Stored items
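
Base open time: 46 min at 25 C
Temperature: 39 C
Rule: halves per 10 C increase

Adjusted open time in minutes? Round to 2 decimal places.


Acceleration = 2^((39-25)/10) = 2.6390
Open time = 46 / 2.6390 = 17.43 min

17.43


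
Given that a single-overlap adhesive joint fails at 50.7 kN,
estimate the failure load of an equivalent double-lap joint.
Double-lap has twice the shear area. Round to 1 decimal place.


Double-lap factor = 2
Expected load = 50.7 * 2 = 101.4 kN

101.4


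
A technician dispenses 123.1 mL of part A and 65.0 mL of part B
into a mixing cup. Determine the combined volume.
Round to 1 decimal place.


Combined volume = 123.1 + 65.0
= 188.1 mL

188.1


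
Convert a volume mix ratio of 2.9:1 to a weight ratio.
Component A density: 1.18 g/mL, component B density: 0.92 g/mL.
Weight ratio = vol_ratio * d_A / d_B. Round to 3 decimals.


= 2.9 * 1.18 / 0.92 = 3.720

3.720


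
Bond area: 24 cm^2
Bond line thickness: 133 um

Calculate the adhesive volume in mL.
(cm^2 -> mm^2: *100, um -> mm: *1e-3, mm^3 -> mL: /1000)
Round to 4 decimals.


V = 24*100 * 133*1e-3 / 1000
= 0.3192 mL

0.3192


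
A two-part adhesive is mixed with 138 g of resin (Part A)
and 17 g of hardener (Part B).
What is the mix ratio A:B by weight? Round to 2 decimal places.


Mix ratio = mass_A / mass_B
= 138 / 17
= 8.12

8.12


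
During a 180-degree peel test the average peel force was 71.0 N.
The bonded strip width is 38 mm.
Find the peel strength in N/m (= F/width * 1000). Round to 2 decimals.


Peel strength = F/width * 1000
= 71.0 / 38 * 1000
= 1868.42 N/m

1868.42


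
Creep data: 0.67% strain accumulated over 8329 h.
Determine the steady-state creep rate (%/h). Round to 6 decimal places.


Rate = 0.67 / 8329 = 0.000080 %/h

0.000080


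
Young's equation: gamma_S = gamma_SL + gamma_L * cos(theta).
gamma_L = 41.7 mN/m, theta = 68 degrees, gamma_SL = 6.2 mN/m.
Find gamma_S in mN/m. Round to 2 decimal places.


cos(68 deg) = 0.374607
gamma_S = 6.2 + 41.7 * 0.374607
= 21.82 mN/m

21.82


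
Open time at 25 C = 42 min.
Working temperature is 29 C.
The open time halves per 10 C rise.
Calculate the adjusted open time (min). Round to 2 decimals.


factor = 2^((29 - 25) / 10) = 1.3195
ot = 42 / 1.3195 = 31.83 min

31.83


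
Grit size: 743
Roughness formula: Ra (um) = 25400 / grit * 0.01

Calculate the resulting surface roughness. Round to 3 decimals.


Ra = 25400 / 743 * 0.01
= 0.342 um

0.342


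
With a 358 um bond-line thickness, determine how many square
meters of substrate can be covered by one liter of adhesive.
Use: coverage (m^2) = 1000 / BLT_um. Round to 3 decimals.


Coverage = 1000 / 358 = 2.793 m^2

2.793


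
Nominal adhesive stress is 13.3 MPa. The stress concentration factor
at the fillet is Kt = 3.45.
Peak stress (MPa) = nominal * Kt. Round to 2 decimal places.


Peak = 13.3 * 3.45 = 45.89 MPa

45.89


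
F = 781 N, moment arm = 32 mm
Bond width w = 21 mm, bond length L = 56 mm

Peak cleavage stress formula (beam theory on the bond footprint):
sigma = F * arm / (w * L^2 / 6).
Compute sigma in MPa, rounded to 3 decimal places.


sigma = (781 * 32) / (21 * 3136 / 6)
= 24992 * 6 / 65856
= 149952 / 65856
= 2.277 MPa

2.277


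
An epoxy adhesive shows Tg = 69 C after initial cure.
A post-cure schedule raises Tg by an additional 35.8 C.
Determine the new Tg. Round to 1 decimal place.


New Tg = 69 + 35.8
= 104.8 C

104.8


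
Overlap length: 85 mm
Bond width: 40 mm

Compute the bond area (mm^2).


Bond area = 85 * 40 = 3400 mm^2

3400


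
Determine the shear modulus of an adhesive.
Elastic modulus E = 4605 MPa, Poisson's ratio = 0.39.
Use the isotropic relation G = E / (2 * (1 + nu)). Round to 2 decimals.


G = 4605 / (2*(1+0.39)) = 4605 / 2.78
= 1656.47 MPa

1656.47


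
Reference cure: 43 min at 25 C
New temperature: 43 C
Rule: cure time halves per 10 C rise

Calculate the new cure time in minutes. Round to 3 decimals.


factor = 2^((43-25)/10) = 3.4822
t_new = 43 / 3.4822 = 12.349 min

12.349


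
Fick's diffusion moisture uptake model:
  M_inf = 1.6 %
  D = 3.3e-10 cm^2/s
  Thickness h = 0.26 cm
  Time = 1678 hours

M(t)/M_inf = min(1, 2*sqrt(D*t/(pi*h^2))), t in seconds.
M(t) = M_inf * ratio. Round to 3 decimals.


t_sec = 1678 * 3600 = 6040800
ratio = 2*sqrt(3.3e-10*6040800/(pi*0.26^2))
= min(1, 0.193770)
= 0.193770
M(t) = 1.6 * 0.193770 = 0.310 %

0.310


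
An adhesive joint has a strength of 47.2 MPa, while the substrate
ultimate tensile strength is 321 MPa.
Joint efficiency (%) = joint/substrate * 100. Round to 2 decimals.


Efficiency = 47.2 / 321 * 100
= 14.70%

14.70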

**What you will do**:
Look for the string "theta" in the entries above. Copy every line that has it.

**Exercise solution**:
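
Young's equation: gamma_S = gamma_SL + gamma_L * cos(theta).
gamma_L = 41.7 mN/m, theta = 68 degrees, gamma_SL = 6.2 mN/m.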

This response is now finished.